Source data
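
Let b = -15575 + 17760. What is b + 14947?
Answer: 17132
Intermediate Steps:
b = 2185
b + 14947 = 2185 + 14947 = 17132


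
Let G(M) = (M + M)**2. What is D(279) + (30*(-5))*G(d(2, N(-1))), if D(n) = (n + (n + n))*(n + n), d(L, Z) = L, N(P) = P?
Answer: 464646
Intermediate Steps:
G(M) = 4*M**2 (G(M) = (2*M)**2 = 4*M**2)
D(n) = 6*n**2 (D(n) = (n + 2*n)*(2*n) = (3*n)*(2*n) = 6*n**2)
D(279) + (30*(-5))*G(d(2, N(-1))) = 6*279**2 + (30*(-5))*(4*2**2) = 6*77841 - 600*4 = 467046 - 150*16 = 467046 - 2400 = 464646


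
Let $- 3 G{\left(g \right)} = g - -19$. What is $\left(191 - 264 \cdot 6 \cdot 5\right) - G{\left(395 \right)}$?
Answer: $-7591$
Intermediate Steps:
$G{\left(g \right)} = - \frac{19}{3} - \frac{g}{3}$ ($G{\left(g \right)} = - \frac{g - -19}{3} = - \frac{g + 19}{3} = - \frac{19 + g}{3} = - \frac{19}{3} - \frac{g}{3}$)
$\left(191 - 264 \cdot 6 \cdot 5\right) - G{\left(395 \right)} = \left(191 - 264 \cdot 6 \cdot 5\right) - \left(- \frac{19}{3} - \frac{395}{3}\right) = \left(191 - 7920\right) - \left(- \frac{19}{3} - \frac{395}{3}\right) = \left(191 - 7920\right) - -138 = -7729 + 138 = -7591$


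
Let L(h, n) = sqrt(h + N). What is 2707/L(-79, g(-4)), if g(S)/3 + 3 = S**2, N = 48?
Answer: -2707*I*sqrt(31)/31 ≈ -486.19*I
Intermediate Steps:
g(S) = -9 + 3*S**2
L(h, n) = sqrt(48 + h) (L(h, n) = sqrt(h + 48) = sqrt(48 + h))
2707/L(-79, g(-4)) = 2707/(sqrt(48 - 79)) = 2707/(sqrt(-31)) = 2707/((I*sqrt(31))) = 2707*(-I*sqrt(31)/31) = -2707*I*sqrt(31)/31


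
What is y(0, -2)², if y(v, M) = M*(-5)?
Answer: 100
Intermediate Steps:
y(v, M) = -5*M
y(0, -2)² = (-5*(-2))² = 10² = 100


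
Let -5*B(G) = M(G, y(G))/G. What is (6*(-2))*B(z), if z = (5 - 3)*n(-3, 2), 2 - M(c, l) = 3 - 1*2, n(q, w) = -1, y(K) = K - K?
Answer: -6/5 ≈ -1.2000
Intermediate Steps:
y(K) = 0
M(c, l) = 1 (M(c, l) = 2 - (3 - 1*2) = 2 - (3 - 2) = 2 - 1*1 = 2 - 1 = 1)
z = -2 (z = (5 - 3)*(-1) = 2*(-1) = -2)
B(G) = -1/(5*G)
(6*(-2))*B(z) = (6*(-2))*(-⅕/(-2)) = -(-12)*(-1)/(5*2) = -12*⅒ = -6/5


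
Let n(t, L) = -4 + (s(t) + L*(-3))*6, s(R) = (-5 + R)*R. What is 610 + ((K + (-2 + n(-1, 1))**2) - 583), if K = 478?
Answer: 649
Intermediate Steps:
s(R) = R*(-5 + R)
n(t, L) = -4 - 18*L + 6*t*(-5 + t) (n(t, L) = -4 + (t*(-5 + t) + L*(-3))*6 = -4 + (t*(-5 + t) - 3*L)*6 = -4 + (-3*L + t*(-5 + t))*6 = -4 + (-18*L + 6*t*(-5 + t)) = -4 - 18*L + 6*t*(-5 + t))
610 + ((K + (-2 + n(-1, 1))**2) - 583) = 610 + ((478 + (-2 + (-4 - 18*1 + 6*(-1)*(-5 - 1)))**2) - 583) = 610 + ((478 + (-2 + (-4 - 18 + 6*(-1)*(-6)))**2) - 583) = 610 + ((478 + (-2 + (-4 - 18 + 36))**2) - 583) = 610 + ((478 + (-2 + 14)**2) - 583) = 610 + ((478 + 12**2) - 583) = 610 + ((478 + 144) - 583) = 610 + (622 - 583) = 610 + 39 = 649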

> WORK TASK: Write out again exactly the lines that run from the one holding "Let -5*B(G) = M(G, y(G))/G." through the last line of the data; omit all other lines.

> EXERCISE ANSWER:
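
Let -5*B(G) = M(G, y(G))/G. What is (6*(-2))*B(z), if z = (5 - 3)*n(-3, 2), 2 - M(c, l) = 3 - 1*2, n(q, w) = -1, y(K) = K - K?
Answer: -6/5 ≈ -1.2000
Intermediate Steps:
y(K) = 0
M(c, l) = 1 (M(c, l) = 2 - (3 - 1*2) = 2 - (3 - 2) = 2 - 1*1 = 2 - 1 = 1)
z = -2 (z = (5 - 3)*(-1) = 2*(-1) = -2)
B(G) = -1/(5*G)
(6*(-2))*B(z) = (6*(-2))*(-⅕/(-2)) = -(-12)*(-1)/(5*2) = -12*⅒ = -6/5


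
Let n(t, L) = -4 + (s(t) + L*(-3))*6, s(R) = (-5 + R)*R. What is 610 + ((K + (-2 + n(-1, 1))**2) - 583), if K = 478?
Answer: 649
Intermediate Steps:
s(R) = R*(-5 + R)
n(t, L) = -4 - 18*L + 6*t*(-5 + t) (n(t, L) = -4 + (t*(-5 + t) + L*(-3))*6 = -4 + (t*(-5 + t) - 3*L)*6 = -4 + (-3*L + t*(-5 + t))*6 = -4 + (-18*L + 6*t*(-5 + t)) = -4 - 18*L + 6*t*(-5 + t))
610 + ((K + (-2 + n(-1, 1))**2) - 583) = 610 + ((478 + (-2 + (-4 - 18*1 + 6*(-1)*(-5 - 1)))**2) - 583) = 610 + ((478 + (-2 + (-4 - 18 + 6*(-1)*(-6)))**2) - 583) = 610 + ((478 + (-2 + (-4 - 18 + 36))**2) - 583) = 610 + ((478 + (-2 + 14)**2) - 583) = 610 + ((478 + 12**2) - 583) = 610 + ((478 + 144) - 583) = 610 + (622 - 583) = 610 + 39 = 649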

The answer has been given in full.